Collected data
+ + + + + + +

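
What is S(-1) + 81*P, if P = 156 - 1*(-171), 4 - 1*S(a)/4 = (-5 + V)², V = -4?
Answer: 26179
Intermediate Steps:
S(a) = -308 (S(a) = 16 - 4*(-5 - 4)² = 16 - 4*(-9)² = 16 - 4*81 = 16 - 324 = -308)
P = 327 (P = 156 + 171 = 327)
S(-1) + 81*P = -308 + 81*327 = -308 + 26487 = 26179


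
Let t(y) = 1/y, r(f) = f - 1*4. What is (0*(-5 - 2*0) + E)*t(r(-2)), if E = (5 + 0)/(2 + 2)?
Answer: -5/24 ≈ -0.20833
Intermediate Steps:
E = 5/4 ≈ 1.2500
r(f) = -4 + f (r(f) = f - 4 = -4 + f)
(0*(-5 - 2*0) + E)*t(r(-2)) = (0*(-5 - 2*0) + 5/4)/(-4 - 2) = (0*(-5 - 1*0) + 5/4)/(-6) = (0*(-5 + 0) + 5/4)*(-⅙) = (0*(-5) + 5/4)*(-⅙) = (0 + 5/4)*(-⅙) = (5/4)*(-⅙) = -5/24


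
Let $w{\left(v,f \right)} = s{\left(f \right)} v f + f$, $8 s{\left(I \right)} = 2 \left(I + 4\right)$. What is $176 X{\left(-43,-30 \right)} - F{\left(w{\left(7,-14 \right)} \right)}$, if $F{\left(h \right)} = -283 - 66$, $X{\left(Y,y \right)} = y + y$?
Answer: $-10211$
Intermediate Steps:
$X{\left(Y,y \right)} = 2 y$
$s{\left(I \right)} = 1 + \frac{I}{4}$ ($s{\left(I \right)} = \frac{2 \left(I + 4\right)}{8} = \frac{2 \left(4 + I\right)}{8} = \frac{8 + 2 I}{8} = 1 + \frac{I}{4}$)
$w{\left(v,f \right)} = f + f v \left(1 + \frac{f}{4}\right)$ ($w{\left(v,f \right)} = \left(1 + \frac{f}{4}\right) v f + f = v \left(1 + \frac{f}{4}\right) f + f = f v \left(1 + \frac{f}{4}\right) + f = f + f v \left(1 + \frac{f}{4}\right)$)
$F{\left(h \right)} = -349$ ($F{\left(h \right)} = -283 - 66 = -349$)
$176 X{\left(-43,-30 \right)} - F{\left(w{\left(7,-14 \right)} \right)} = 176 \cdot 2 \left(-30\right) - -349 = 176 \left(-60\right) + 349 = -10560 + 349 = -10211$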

+ + + + + + +

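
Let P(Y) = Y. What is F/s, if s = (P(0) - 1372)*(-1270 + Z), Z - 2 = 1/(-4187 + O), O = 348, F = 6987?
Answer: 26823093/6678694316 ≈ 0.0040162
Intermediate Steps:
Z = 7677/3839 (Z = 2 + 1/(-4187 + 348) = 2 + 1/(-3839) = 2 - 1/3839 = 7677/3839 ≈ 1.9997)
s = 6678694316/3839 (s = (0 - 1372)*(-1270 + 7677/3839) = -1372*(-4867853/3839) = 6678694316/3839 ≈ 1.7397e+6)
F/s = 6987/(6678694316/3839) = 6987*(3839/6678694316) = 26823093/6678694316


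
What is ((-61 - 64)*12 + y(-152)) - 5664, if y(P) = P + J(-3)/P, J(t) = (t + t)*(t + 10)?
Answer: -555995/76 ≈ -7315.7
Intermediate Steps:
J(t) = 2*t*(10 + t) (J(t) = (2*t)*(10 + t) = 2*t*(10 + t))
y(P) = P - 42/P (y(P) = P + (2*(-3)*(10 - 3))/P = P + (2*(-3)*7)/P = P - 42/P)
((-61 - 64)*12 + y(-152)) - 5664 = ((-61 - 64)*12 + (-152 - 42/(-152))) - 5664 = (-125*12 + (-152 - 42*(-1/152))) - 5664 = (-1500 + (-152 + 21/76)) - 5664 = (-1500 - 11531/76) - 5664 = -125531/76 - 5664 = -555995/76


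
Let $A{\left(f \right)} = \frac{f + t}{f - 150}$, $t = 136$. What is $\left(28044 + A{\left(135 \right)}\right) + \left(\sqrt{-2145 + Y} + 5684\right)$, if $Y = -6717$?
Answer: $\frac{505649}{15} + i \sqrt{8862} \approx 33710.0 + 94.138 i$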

+ + + + + + +

ABOUT THIS TASK: Please make an exact copy of the lines above from the line with "What is ((-61" through the line with "Answer: -555995/76 ≈ -7315.7", both ends included.

RESPONSE AREA:
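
What is ((-61 - 64)*12 + y(-152)) - 5664, if y(P) = P + J(-3)/P, J(t) = (t + t)*(t + 10)?
Answer: -555995/76 ≈ -7315.7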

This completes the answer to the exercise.